DATA SHOWN:

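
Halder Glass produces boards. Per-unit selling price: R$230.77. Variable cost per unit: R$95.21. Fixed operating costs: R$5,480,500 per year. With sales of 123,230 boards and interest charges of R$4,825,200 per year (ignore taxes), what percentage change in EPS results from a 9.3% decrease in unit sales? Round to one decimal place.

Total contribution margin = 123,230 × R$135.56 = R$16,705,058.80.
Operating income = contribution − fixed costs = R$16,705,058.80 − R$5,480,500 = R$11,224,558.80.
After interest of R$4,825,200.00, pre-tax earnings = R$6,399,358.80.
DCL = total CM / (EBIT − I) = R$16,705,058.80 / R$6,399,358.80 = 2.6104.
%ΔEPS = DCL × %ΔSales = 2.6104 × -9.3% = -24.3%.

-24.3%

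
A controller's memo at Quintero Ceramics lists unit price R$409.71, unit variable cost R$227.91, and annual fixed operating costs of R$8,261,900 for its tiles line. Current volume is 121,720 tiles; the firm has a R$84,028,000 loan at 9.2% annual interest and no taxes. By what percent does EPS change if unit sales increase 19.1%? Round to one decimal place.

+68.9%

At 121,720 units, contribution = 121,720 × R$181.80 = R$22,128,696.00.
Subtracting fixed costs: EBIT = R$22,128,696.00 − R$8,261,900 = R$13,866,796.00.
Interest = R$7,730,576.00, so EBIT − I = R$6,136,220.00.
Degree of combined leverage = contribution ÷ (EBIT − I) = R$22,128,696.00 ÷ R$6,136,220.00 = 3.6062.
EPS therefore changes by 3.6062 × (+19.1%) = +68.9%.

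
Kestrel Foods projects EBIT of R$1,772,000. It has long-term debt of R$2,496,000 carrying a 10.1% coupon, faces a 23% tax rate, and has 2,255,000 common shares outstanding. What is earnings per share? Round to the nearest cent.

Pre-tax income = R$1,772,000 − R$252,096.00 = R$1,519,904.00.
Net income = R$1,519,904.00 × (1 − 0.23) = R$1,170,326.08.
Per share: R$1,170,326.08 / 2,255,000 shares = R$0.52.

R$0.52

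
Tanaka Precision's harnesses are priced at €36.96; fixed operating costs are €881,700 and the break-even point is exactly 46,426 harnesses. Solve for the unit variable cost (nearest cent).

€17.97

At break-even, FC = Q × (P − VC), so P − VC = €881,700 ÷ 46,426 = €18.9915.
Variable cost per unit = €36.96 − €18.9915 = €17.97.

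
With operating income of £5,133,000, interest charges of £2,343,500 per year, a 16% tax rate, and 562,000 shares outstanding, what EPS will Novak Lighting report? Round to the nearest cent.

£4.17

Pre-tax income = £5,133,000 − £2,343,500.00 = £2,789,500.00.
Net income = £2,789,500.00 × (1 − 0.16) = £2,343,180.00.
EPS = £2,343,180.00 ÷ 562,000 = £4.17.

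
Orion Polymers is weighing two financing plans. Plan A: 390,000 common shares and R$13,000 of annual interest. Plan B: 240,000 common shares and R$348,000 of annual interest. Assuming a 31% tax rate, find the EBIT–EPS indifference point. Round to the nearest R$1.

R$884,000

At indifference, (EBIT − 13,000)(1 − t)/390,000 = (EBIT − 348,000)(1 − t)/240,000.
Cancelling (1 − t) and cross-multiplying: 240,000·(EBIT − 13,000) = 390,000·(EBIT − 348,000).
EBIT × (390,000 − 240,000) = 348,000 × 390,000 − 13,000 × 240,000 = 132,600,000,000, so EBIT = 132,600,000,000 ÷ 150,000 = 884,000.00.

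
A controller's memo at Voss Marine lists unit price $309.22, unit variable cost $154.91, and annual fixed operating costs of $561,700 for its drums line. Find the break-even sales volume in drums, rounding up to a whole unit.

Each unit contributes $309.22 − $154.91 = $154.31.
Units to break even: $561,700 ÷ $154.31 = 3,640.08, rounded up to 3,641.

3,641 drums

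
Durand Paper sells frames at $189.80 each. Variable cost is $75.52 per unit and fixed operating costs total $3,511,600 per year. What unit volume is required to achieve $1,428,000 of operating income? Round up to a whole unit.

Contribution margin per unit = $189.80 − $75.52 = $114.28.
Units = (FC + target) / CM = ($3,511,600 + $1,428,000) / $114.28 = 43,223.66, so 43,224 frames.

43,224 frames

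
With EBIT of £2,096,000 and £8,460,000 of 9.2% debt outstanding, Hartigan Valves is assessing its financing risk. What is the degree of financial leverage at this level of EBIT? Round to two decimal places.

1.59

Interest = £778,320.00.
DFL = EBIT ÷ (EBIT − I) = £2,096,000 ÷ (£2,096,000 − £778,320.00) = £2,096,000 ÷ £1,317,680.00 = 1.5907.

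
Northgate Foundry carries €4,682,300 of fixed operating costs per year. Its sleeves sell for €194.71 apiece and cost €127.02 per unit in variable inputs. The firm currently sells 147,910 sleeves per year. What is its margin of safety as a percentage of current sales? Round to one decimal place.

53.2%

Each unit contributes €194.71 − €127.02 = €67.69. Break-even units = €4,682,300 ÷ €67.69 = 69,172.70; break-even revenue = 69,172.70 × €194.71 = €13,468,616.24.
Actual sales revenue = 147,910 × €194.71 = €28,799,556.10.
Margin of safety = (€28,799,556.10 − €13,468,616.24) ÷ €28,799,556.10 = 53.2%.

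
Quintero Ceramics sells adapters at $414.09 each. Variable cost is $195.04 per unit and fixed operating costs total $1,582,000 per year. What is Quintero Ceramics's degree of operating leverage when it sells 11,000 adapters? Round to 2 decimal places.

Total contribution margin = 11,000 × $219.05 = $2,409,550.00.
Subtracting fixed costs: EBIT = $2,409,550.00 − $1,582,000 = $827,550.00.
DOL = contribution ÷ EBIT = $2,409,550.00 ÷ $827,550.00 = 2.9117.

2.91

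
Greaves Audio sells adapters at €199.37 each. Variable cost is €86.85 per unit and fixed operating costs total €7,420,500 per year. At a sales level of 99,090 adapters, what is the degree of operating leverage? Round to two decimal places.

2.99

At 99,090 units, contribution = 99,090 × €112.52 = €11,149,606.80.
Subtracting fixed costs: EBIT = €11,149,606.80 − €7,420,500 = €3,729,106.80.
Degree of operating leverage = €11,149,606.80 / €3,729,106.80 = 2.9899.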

TASK: Hand back the listing exactly. Include every line.

WRITTEN ANSWER:
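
Halder Glass produces boards. Per-unit selling price: R$230.77. Variable cost per unit: R$95.21. Fixed operating costs: R$5,480,500 per year. With sales of 123,230 boards and interest charges of R$4,825,200 per year (ignore taxes), what percentage change in EPS results from a 9.3% decrease in unit sales? Round to one decimal place.

Total contribution margin = 123,230 × R$135.56 = R$16,705,058.80.
Operating income = contribution − fixed costs = R$16,705,058.80 − R$5,480,500 = R$11,224,558.80.
After interest of R$4,825,200.00, pre-tax earnings = R$6,399,358.80.
DCL = total CM / (EBIT − I) = R$16,705,058.80 / R$6,399,358.80 = 2.6104.
%ΔEPS = DCL × %ΔSales = 2.6104 × -9.3% = -24.3%.

-24.3%

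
A controller's memo at Quintero Ceramics lists unit price R$409.71, unit variable cost R$227.91, and annual fixed operating costs of R$8,261,900 for its tiles line. Current volume is 121,720 tiles; the firm has a R$84,028,000 loan at 9.2% annual interest and no taxes. By what percent does EPS change if unit sales increase 19.1%? Round to one decimal place.

+68.9%

At 121,720 units, contribution = 121,720 × R$181.80 = R$22,128,696.00.
Subtracting fixed costs: EBIT = R$22,128,696.00 − R$8,261,900 = R$13,866,796.00.
Interest = R$7,730,576.00, so EBIT − I = R$6,136,220.00.
Degree of combined leverage = contribution ÷ (EBIT − I) = R$22,128,696.00 ÷ R$6,136,220.00 = 3.6062.
EPS therefore changes by 3.6062 × (+19.1%) = +68.9%.

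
Kestrel Foods projects EBIT of R$1,772,000. It has long-term debt of R$2,496,000 carrying a 10.1% coupon, faces a 23% tax rate, and has 2,255,000 common shares outstanding. What is earnings per share? Round to the nearest cent.

Pre-tax income = R$1,772,000 − R$252,096.00 = R$1,519,904.00.
Net income = R$1,519,904.00 × (1 − 0.23) = R$1,170,326.08.
Per share: R$1,170,326.08 / 2,255,000 shares = R$0.52.

R$0.52

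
Tanaka Precision's harnesses are priced at €36.96; fixed operating costs are €881,700 and the break-even point is exactly 46,426 harnesses. Solve for the unit variable cost (nearest cent).

€17.97

At break-even, FC = Q × (P − VC), so P − VC = €881,700 ÷ 46,426 = €18.9915.
Variable cost per unit = €36.96 − €18.9915 = €17.97.

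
With operating income of £5,133,000, interest charges of £2,343,500 per year, a 16% tax rate, and 562,000 shares outstanding, what EPS will Novak Lighting report? Round to the nearest cent.

£4.17

Pre-tax income = £5,133,000 − £2,343,500.00 = £2,789,500.00.
Net income = £2,789,500.00 × (1 − 0.16) = £2,343,180.00.
EPS = £2,343,180.00 ÷ 562,000 = £4.17.

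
Orion Polymers is weighing two financing plans. Plan A: 390,000 common shares and R$13,000 of annual interest. Plan B: 240,000 common shares and R$348,000 of annual interest. Assuming a 31% tax rate, find the EBIT–EPS indifference point. Round to the nearest R$1.

R$884,000

At indifference, (EBIT − 13,000)(1 − t)/390,000 = (EBIT − 348,000)(1 − t)/240,000.
Cancelling (1 − t) and cross-multiplying: 240,000·(EBIT − 13,000) = 390,000·(EBIT − 348,000).
EBIT × (390,000 − 240,000) = 348,000 × 390,000 − 13,000 × 240,000 = 132,600,000,000, so EBIT = 132,600,000,000 ÷ 150,000 = 884,000.00.

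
A controller's memo at Voss Marine lists unit price $309.22, unit variable cost $154.91, and annual fixed operating costs of $561,700 for its drums line. Find the break-even sales volume in drums, rounding up to a whole unit.

Each unit contributes $309.22 − $154.91 = $154.31.
Units to break even: $561,700 ÷ $154.31 = 3,640.08, rounded up to 3,641.

3,641 drums

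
Durand Paper sells frames at $189.80 each. Variable cost is $75.52 per unit and fixed operating costs total $3,511,600 per year. What unit volume is required to achieve $1,428,000 of operating income? Round up to a whole unit.

Contribution margin per unit = $189.80 − $75.52 = $114.28.
Units = (FC + target) / CM = ($3,511,600 + $1,428,000) / $114.28 = 43,223.66, so 43,224 frames.

43,224 frames

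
With EBIT of £2,096,000 and £8,460,000 of 9.2% debt outstanding, Hartigan Valves is assessing its financing risk. What is the degree of financial leverage at this level of EBIT? Round to two decimal places.

1.59

Interest = £778,320.00.
DFL = EBIT ÷ (EBIT − I) = £2,096,000 ÷ (£2,096,000 − £778,320.00) = £2,096,000 ÷ £1,317,680.00 = 1.5907.

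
Northgate Foundry carries €4,682,300 of fixed operating costs per year. Its sleeves sell for €194.71 apiece and cost €127.02 per unit in variable inputs. The firm currently sells 147,910 sleeves per year. What is its margin of safety as a percentage of current sales? Round to one decimal place.

53.2%

Each unit contributes €194.71 − €127.02 = €67.69. Break-even units = €4,682,300 ÷ €67.69 = 69,172.70; break-even revenue = 69,172.70 × €194.71 = €13,468,616.24.
Actual sales revenue = 147,910 × €194.71 = €28,799,556.10.
Margin of safety = (€28,799,556.10 − €13,468,616.24) ÷ €28,799,556.10 = 53.2%.

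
Quintero Ceramics sells adapters at $414.09 each. Variable cost is $195.04 per unit and fixed operating costs total $1,582,000 per year. What is Quintero Ceramics's degree of operating leverage when it sells 11,000 adapters? Round to 2 decimal places.

Total contribution margin = 11,000 × $219.05 = $2,409,550.00.
Subtracting fixed costs: EBIT = $2,409,550.00 − $1,582,000 = $827,550.00.
DOL = contribution ÷ EBIT = $2,409,550.00 ÷ $827,550.00 = 2.9117.

2.91

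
Greaves Audio sells adapters at €199.37 each. Variable cost is €86.85 per unit and fixed operating costs total €7,420,500 per year. At a sales level of 99,090 adapters, what is the degree of operating leverage? Round to two decimal places.

2.99

At 99,090 units, contribution = 99,090 × €112.52 = €11,149,606.80.
Subtracting fixed costs: EBIT = €11,149,606.80 − €7,420,500 = €3,729,106.80.
Degree of operating leverage = €11,149,606.80 / €3,729,106.80 = 2.9899.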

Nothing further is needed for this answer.